## WORK REQUIRED
Give an exact copy of every entry.

## INFORMATION SUPPLIED
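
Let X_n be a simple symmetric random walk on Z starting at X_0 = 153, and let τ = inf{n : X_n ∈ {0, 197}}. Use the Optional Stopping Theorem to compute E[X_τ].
E[X_τ] = 153

X_n is a martingale and τ is a bounded-mean stopping time (indeed τ is finite a.s. with bounded expectation since the walk is in a bounded region). By the OST, E[X_τ] = E[X_0] = 153. Equivalently: E[X_τ] = 197 · P(hit 197 first) + 0 · P(hit 0 first) = 197 · (153/197) = 153.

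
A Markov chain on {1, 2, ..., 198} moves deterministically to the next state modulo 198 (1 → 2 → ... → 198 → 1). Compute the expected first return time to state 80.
E[T_80 | X_0 = 80] = 198

The chain cycles deterministically, so starting at state 80 it returns in exactly 198 steps. Equivalently, the stationary distribution is uniform π_j = 1/198 for every state j, so by Kac's formula E[T_80] = 1/π_80 = 198.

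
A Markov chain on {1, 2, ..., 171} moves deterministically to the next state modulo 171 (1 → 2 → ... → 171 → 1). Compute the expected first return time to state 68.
E[T_68 | X_0 = 68] = 171

The chain cycles deterministically, so starting at state 68 it returns in exactly 171 steps. Equivalently, the stationary distribution is uniform π_j = 1/171 for every state j, so by Kac's formula E[T_68] = 1/π_68 = 171.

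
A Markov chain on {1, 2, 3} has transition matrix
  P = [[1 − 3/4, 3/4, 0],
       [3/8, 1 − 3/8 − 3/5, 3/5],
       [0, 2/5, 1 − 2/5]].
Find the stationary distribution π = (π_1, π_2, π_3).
π = (1/6, 1/3, 1/2)

This is a birth-death chain on three states, which satisfies detailed balance: π_1 · P_{12} = π_2 · P_{21} and π_2 · P_{23} = π_3 · P_{32}.
From π_1 · 3/4 = π_2 · 3/8: π_2/π_1 = (3/4)/(3/8) = 2.
From π_2 · 3/5 = π_3 · 2/5: π_3/π_2 = (3/5)/(2/5) = 3/2.
Take π_1 proportional to 1; then unnormalized π = (1, 2, 3). Normalize by dividing by the sum 6:
  π = (1/6, 1/3, 1/2).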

## SOLUTION
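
Let X_n be a simple symmetric random walk on Z starting at X_0 = 153, and let τ = inf{n : X_n ∈ {0, 197}}. Use the Optional Stopping Theorem to compute E[X_τ].
E[X_τ] = 153

X_n is a martingale and τ is a bounded-mean stopping time (indeed τ is finite a.s. with bounded expectation since the walk is in a bounded region). By the OST, E[X_τ] = E[X_0] = 153. Equivalently: E[X_τ] = 197 · P(hit 197 first) + 0 · P(hit 0 first) = 197 · (153/197) = 153.

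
A Markov chain on {1, 2, ..., 198} moves deterministically to the next state modulo 198 (1 → 2 → ... → 198 → 1). Compute the expected first return time to state 80.
E[T_80 | X_0 = 80] = 198

The chain cycles deterministically, so starting at state 80 it returns in exactly 198 steps. Equivalently, the stationary distribution is uniform π_j = 1/198 for every state j, so by Kac's formula E[T_80] = 1/π_80 = 198.

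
A Markov chain on {1, 2, ..., 171} moves deterministically to the next state modulo 171 (1 → 2 → ... → 171 → 1). Compute the expected first return time to state 68.
E[T_68 | X_0 = 68] = 171

The chain cycles deterministically, so starting at state 68 it returns in exactly 171 steps. Equivalently, the stationary distribution is uniform π_j = 1/171 for every state j, so by Kac's formula E[T_68] = 1/π_68 = 171.

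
A Markov chain on {1, 2, 3} has transition matrix
  P = [[1 − 3/4, 3/4, 0],
       [3/8, 1 − 3/8 − 3/5, 3/5],
       [0, 2/5, 1 − 2/5]].
Find the stationary distribution π = (π_1, π_2, π_3).
π = (1/6, 1/3, 1/2)

This is a birth-death chain on three states, which satisfies detailed balance: π_1 · P_{12} = π_2 · P_{21} and π_2 · P_{23} = π_3 · P_{32}.
From π_1 · 3/4 = π_2 · 3/8: π_2/π_1 = (3/4)/(3/8) = 2.
From π_2 · 3/5 = π_3 · 2/5: π_3/π_2 = (3/5)/(2/5) = 3/2.
Take π_1 proportional to 1; then unnormalized π = (1, 2, 3). Normalize by dividing by the sum 6:
  π = (1/6, 1/3, 1/2).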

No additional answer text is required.